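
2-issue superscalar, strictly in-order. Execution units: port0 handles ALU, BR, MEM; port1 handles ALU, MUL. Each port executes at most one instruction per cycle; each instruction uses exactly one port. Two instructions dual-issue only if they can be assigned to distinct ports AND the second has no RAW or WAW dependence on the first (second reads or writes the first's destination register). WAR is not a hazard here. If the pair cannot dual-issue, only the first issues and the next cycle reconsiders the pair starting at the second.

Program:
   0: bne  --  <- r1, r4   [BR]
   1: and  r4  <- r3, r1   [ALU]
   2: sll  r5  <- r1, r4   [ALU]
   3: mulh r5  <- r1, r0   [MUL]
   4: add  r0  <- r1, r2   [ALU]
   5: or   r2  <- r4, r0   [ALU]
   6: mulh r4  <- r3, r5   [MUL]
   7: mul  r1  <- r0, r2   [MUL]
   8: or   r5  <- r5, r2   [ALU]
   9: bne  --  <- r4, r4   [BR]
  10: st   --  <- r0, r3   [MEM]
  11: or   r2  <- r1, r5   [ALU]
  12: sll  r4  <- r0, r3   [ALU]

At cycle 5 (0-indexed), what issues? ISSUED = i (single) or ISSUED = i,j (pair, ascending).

t=0 i0+i1:bne.BR and.ALU ; 2-wide
t=1 i2:sll.ALU ; WAW r5
t=2 i3+i4:mulh.MUL add.ALU ; 2-wide
t=3 i5+i6:or.ALU mulh.MUL ; 2-wide
t=4 i7+i8:mul.MUL or.ALU ; 2-wide
t=5 i9:bne.BR ; no-port BR/MEM
t=6 i10+i11:st.MEM or.ALU ; 2-wide
t=7 i12:sll.ALU ; tail

ISSUED = 9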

WHAT THE TASK ASKS:
With nothing added or left out, print the data again.

OUTPUT OF THE EXERCISE:
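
2-issue superscalar, strictly in-order. Execution units: port0 handles ALU, BR, MEM; port1 handles ALU, MUL. Each port executes at most one instruction per cycle; each instruction uses exactly one port. Two instructions dual-issue only if they can be assigned to distinct ports AND the second has no RAW or WAW dependence on the first (second reads or writes the first's destination register). WAR is not a hazard here. If the pair cannot dual-issue, only the first issues and the next cycle reconsiders the pair starting at the second.

Program:
   0: bne  --  <- r1, r4   [BR]
   1: and  r4  <- r3, r1   [ALU]
   2: sll  r5  <- r1, r4   [ALU]
   3: mulh r5  <- r1, r0   [MUL]
   4: add  r0  <- r1, r2   [ALU]
   5: or   r2  <- r4, r0   [ALU]
   6: mulh r4  <- r3, r5   [MUL]
   7: mul  r1  <- r0, r2   [MUL]
   8: or   r5  <- r5, r2   [ALU]
   9: bne  --  <- r4, r4   [BR]
  10: st   --  <- r0, r3   [MEM]
  11: or   r2  <- r1, r5   [ALU]
  12: sll  r4  <- r0, r3   [ALU]

At cycle 5 (0-indexed), what issues? ISSUED = i (single) or ISSUED = i,j (pair, ascending).

t=0 i0+i1:bne.BR and.ALU ; 2-wide
t=1 i2:sll.ALU ; WAW r5
t=2 i3+i4:mulh.MUL add.ALU ; 2-wide
t=3 i5+i6:or.ALU mulh.MUL ; 2-wide
t=4 i7+i8:mul.MUL or.ALU ; 2-wide
t=5 i9:bne.BR ; no-port BR/MEM
t=6 i10+i11:st.MEM or.ALU ; 2-wide
t=7 i12:sll.ALU ; tail

ISSUED = 9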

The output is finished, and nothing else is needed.